◆ EXCERPTED DATA ◆

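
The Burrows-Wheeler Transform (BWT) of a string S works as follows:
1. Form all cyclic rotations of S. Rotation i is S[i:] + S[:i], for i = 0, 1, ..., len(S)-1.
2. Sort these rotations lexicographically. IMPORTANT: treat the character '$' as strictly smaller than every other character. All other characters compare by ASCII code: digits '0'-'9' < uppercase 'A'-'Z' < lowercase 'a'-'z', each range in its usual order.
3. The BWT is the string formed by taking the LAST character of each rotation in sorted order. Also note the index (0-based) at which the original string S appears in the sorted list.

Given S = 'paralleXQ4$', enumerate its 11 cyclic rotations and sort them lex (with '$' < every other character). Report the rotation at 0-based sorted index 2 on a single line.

All 11 rotations (rotation i = S[i:]+S[:i]):
  rot[0] = paralleXQ4$
  rot[1] = aralleXQ4$p
  rot[2] = ralleXQ4$pa
  rot[3] = alleXQ4$par
  rot[4] = lleXQ4$para
  rot[5] = leXQ4$paral
  rot[6] = eXQ4$parall
  rot[7] = XQ4$paralle
  rot[8] = Q4$paralleX
  rot[9] = 4$paralleXQ
  rot[10] = $paralleXQ4
Sorted (with $ < everything):
  sorted[0] = $paralleXQ4
  sorted[1] = 4$paralleXQ
  sorted[2] = Q4$paralleX
  sorted[3] = XQ4$paralle
  sorted[4] = alleXQ4$par
  sorted[5] = aralleXQ4$p
  sorted[6] = eXQ4$parall
  sorted[7] = leXQ4$paral
  sorted[8] = lleXQ4$para
  sorted[9] = paralleXQ4$
  sorted[10] = ralleXQ4$pa
sorted[2] = Q4$paralleX

Answer: Q4$paralleX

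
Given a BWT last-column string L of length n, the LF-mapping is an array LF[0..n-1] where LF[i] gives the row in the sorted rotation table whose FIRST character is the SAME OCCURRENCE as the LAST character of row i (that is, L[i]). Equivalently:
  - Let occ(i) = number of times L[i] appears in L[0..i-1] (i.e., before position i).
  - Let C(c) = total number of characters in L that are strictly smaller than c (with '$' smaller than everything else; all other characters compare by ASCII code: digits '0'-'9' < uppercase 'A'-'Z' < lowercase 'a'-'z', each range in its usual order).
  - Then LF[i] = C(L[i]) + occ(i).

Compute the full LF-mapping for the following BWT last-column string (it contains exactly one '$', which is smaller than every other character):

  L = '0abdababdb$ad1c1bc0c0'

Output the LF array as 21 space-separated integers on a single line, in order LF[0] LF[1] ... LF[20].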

◆ WHAT YOU WILL DO ◆
Output each entry precisely as given.

◆ EXPECTED ANSWER ◆
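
The Burrows-Wheeler Transform (BWT) of a string S works as follows:
1. Form all cyclic rotations of S. Rotation i is S[i:] + S[:i], for i = 0, 1, ..., len(S)-1.
2. Sort these rotations lexicographically. IMPORTANT: treat the character '$' as strictly smaller than every other character. All other characters compare by ASCII code: digits '0'-'9' < uppercase 'A'-'Z' < lowercase 'a'-'z', each range in its usual order.
3. The BWT is the string formed by taking the LAST character of each rotation in sorted order. Also note the index (0-based) at which the original string S appears in the sorted list.

Given S = 'paralleXQ4$', enumerate its 11 cyclic rotations and sort them lex (with '$' < every other character). Report the rotation at 0-based sorted index 2 on a single line.

All 11 rotations (rotation i = S[i:]+S[:i]):
  rot[0] = paralleXQ4$
  rot[1] = aralleXQ4$p
  rot[2] = ralleXQ4$pa
  rot[3] = alleXQ4$par
  rot[4] = lleXQ4$para
  rot[5] = leXQ4$paral
  rot[6] = eXQ4$parall
  rot[7] = XQ4$paralle
  rot[8] = Q4$paralleX
  rot[9] = 4$paralleXQ
  rot[10] = $paralleXQ4
Sorted (with $ < everything):
  sorted[0] = $paralleXQ4
  sorted[1] = 4$paralleXQ
  sorted[2] = Q4$paralleX
  sorted[3] = XQ4$paralle
  sorted[4] = alleXQ4$par
  sorted[5] = aralleXQ4$p
  sorted[6] = eXQ4$parall
  sorted[7] = leXQ4$paral
  sorted[8] = lleXQ4$para
  sorted[9] = paralleXQ4$
  sorted[10] = ralleXQ4$pa
sorted[2] = Q4$paralleX

Answer: Q4$paralleX

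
Given a BWT last-column string L of length n, the LF-mapping is an array LF[0..n-1] where LF[i] gives the row in the sorted rotation table whose FIRST character is the SAME OCCURRENCE as the LAST character of row i (that is, L[i]). Equivalently:
  - Let occ(i) = number of times L[i] appears in L[0..i-1] (i.e., before position i).
  - Let C(c) = total number of characters in L that are strictly smaller than c (with '$' smaller than everything else; all other characters compare by ASCII code: digits '0'-'9' < uppercase 'A'-'Z' < lowercase 'a'-'z', each range in its usual order).
  - Then LF[i] = C(L[i]) + occ(i).

Compute the full LF-mapping for the following BWT last-column string (it contains exactly one '$', which is smaller than every other character):

  L = '0abdababdb$ad1c1bc0c0'

Output the LF array as 21 space-separated integers on a single line, in order LF[0] LF[1] ... LF[20].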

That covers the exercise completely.